[Opening Given records section]
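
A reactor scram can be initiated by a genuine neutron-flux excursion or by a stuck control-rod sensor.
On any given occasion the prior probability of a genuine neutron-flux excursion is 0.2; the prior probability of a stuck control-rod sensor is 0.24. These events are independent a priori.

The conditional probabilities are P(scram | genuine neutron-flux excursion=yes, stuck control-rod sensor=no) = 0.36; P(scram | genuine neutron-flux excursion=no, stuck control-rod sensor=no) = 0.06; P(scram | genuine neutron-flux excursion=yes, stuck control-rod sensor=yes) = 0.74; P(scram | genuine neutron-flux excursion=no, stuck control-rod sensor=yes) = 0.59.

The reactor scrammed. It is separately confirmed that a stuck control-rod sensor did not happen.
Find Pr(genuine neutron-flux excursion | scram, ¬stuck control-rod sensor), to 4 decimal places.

For the numerator, keep only genuine neutron-flux excursion=true terms: 0.36×0.2 = 0.072000
Normalizer over all consistent configurations: 0.06×0.8 + 0.36×0.2 = 0.120000
Posterior = 0.072000 / 0.120000 ≈ 0.6000

Pr(genuine neutron-flux excursion | scram, ¬stuck control-rod sensor) ≈ 0.6000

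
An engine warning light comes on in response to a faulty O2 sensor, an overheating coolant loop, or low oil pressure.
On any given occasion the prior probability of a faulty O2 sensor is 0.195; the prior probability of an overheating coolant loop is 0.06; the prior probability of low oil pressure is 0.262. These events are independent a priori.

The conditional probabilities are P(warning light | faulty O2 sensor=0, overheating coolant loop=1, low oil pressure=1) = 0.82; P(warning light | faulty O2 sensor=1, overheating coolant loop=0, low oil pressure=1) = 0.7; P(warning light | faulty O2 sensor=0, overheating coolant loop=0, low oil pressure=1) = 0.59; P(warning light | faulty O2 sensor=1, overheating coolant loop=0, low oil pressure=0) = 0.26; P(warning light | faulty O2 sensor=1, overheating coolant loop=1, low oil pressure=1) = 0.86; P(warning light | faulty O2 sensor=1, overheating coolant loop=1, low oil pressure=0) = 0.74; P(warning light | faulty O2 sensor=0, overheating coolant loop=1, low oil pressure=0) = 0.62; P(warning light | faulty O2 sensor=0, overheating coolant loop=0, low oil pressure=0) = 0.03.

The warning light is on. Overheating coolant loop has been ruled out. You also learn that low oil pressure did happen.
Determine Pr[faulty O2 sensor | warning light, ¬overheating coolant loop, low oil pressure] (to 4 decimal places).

Pr[faulty O2 sensor | warning light, ¬overheating coolant loop, low oil pressure] ≈ 0.2232

For the numerator, keep only faulty O2 sensor=true terms: 0.7*0.195 = 0.136500
The normalizing constant is 0.59*0.805 + 0.7*0.195 = 0.611450
Posterior = 0.136500 / 0.611450 ≈ 0.2232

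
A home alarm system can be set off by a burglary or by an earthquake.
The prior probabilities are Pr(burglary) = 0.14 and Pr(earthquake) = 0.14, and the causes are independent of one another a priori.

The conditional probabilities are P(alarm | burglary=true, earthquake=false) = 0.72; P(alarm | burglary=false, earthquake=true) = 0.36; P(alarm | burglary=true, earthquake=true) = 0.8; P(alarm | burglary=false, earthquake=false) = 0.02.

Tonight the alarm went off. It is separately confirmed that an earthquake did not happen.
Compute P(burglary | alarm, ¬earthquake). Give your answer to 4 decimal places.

P(burglary | alarm, ¬earthquake) ≈ 0.8542

Weight on burglary=true, given the evidence: 0.72*0.14 = 0.100800
The normalizing constant is 0.02*0.86 + 0.72*0.14 = 0.118000
P(burglary | alarm, ¬earthquake) = 0.100800/0.118000 ≈ 0.8542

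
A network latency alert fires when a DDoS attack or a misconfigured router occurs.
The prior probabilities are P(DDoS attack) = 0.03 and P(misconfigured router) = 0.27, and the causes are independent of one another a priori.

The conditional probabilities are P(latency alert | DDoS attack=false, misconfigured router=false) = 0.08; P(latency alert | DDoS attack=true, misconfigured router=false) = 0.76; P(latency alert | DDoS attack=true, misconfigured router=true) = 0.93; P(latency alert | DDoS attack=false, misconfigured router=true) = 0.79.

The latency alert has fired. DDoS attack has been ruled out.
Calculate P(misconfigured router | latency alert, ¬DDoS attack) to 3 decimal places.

Numerator (weight on configurations with misconfigured router): 0.79×0.27 = 0.213300
Normalizer over all consistent configurations: 0.08×0.73 + 0.79×0.27 = 0.271700
Posterior = 0.213300 / 0.271700 ≈ 0.785

P(misconfigured router | latency alert, ¬DDoS attack) ≈ 0.785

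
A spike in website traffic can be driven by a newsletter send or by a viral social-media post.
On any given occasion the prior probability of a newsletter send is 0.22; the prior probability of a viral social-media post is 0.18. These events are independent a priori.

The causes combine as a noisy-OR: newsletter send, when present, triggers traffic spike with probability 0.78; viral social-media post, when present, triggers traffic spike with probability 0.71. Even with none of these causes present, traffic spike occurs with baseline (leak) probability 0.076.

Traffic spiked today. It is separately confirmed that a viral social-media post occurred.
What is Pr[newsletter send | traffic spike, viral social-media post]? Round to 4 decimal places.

Pr[newsletter send | traffic spike, viral social-media post] ≈ 0.2661

Under noisy-OR, P(traffic spike | causes) = 1 − (1−0.076)·∏(1−qᵢ) over the active causes.
P(traffic spike | viral social-media post) = 0.73204·0.78 + 0.941049·0.22 = 0.570991 + 0.207031 = 0.778022
The newsletter send-present share is 0.941049·0.22 = 0.207031.
P(newsletter send | traffic spike, viral social-media post) = 0.207031 / 0.778022 ≈ 0.2661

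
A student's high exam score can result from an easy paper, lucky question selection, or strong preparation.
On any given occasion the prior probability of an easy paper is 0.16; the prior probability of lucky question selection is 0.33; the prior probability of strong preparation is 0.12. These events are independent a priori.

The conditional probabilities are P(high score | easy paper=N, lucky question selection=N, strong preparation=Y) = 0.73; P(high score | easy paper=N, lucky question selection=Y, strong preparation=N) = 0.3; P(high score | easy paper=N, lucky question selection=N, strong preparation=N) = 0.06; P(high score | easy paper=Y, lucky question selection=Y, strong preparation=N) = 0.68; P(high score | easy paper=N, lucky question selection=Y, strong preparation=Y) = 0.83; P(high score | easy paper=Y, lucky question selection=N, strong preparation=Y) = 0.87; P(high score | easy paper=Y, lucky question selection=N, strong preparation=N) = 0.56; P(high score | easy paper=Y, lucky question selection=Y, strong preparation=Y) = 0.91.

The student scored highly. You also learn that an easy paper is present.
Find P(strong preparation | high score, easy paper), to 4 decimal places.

P(strong preparation | high score, easy paper) ≈ 0.1673

Sum P(high score|·) weighted by the priors over the 4 (lucky question selection, strong preparation) configurations:
  P(high score | easy paper) = 0.56×0.67×0.88 + 0.87×0.67×0.12 + 0.68×0.33×0.88 + 0.91×0.33×0.12
        = 0.330176 + 0.069948 + 0.197472 + 0.036036 = 0.633632
Configurations with strong preparation contribute 0.105984, so
  P(strong preparation | high score, easy paper) = 0.105984 / 0.633632 ≈ 0.1673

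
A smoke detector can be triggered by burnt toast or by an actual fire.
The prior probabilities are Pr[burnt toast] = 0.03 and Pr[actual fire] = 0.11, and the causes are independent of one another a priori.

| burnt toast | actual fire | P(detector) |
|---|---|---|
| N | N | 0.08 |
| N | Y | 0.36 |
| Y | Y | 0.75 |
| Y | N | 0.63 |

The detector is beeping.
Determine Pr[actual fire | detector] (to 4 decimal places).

Pr[actual fire | detector] ≈ 0.3225

For the numerator, keep only actual fire=true terms: 0.038412 + 0.002475 = 0.040887
The normalizing constant is 0.08·0.97·0.89 + 0.36·0.97·0.11 + 0.63·0.03·0.89 + 0.75·0.03·0.11 = 0.126772
Posterior = 0.040887 / 0.126772 ≈ 0.3225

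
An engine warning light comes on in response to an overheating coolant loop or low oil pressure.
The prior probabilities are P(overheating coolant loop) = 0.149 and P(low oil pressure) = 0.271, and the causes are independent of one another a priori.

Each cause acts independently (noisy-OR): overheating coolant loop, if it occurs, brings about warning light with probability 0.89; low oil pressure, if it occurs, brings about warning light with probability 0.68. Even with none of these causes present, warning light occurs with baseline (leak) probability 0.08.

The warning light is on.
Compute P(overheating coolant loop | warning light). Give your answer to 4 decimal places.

P(overheating coolant loop | warning light) ≈ 0.3916

Under noisy-OR, P(warning light | causes) = 1 − (1−0.08)·∏(1−qᵢ) over the active causes.
P(warning light) = 0.08·0.851·0.729 + 0.7056·0.851·0.271 + 0.8988·0.149·0.729 + 0.967616·0.149·0.271 = 0.049630 + 0.162726 + 0.097629 + 0.039071 = 0.349056
Of this, 0.136700 comes from 0.097629 + 0.039071 (the overheating coolant loop=true cases).
So P(overheating coolant loop | warning light) = 0.136700/0.349056 ≈ 0.3916.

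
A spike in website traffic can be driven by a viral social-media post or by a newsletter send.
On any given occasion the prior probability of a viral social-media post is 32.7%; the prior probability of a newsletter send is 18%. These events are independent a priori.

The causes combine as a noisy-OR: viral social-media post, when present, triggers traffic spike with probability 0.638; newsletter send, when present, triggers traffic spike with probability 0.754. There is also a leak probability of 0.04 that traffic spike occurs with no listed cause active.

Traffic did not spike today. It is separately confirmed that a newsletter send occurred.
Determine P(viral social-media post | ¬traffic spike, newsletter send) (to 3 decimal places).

Under noisy-OR, P(traffic spike | causes) = 1 − (1−0.04)·∏(1−qᵢ) over the active causes.
P(¬traffic spike | newsletter send) = 0.23616*0.673 + 0.08549*0.327 = 0.158936 + 0.027955 = 0.186891
The viral social-media post-present share is 0.08549*0.327 = 0.027955.
P(viral social-media post | ¬traffic spike, newsletter send) = 0.027955 / 0.186891 ≈ 0.150

P(viral social-media post | ¬traffic spike, newsletter send) ≈ 0.150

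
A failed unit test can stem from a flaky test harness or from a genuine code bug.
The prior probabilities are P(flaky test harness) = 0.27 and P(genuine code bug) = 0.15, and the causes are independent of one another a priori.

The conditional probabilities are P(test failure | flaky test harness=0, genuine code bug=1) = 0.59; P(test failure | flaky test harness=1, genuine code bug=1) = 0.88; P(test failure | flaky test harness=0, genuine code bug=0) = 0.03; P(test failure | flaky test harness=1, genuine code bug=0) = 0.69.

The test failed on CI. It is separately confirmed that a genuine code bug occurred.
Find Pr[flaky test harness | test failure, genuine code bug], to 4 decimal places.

Pr[flaky test harness | test failure, genuine code bug] ≈ 0.3555

Sum P(test failure|·) weighted by the priors over both values of flaky test harness:
  P(test failure | genuine code bug) = 0.59*0.73 + 0.88*0.27
        = 0.430700 + 0.237600 = 0.668300
The terms with flaky test harness present sum to 0.237600, so
  P(flaky test harness | test failure, genuine code bug) = 0.237600 / 0.668300 ≈ 0.3555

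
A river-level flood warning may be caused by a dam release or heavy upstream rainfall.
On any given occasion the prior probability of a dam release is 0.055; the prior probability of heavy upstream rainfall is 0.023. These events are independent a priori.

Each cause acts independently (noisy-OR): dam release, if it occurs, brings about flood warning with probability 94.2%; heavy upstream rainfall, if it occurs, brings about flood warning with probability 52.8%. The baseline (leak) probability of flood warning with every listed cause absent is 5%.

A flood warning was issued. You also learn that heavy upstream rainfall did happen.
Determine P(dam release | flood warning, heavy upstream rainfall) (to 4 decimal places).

Under noisy-OR, P(flood warning | causes) = 1 − (1−0.05)·∏(1−qᵢ) over the active causes.
For the numerator, keep only dam release=true terms: 0.973993*0.055 = 0.053570
Denominator P(flood warning | heavy upstream rainfall): 0.5516*0.945 + 0.973993*0.055 = 0.574832
P(dam release | flood warning, heavy upstream rainfall) = 0.053570/0.574832 ≈ 0.0932

P(dam release | flood warning, heavy upstream rainfall) ≈ 0.0932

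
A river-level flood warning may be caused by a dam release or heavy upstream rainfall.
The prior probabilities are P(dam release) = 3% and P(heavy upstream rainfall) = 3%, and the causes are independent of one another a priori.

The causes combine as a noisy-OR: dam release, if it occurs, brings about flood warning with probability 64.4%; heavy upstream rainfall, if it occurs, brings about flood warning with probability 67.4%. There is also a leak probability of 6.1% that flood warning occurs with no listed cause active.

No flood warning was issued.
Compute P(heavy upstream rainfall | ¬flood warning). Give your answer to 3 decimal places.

P(heavy upstream rainfall | ¬flood warning) ≈ 0.010

Under noisy-OR, P(flood warning | causes) = 1 − (1−0.061)·∏(1−qᵢ) over the active causes.
For the numerator, keep only heavy upstream rainfall=true terms: 0.008908 + 0.000098 = 0.009006
Normalizer over all consistent configurations: 0.939*0.97*0.97 + 0.306114*0.97*0.03 + 0.334284*0.03*0.97 + 0.108977*0.03*0.03 = 0.902239
Posterior = 0.009006 / 0.902239 ≈ 0.010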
[Closing Given records section]
#### [What the task asks]
For the records above, state the number of lines that include the string "website" and add nothing.

#### [Response to the exercise]
2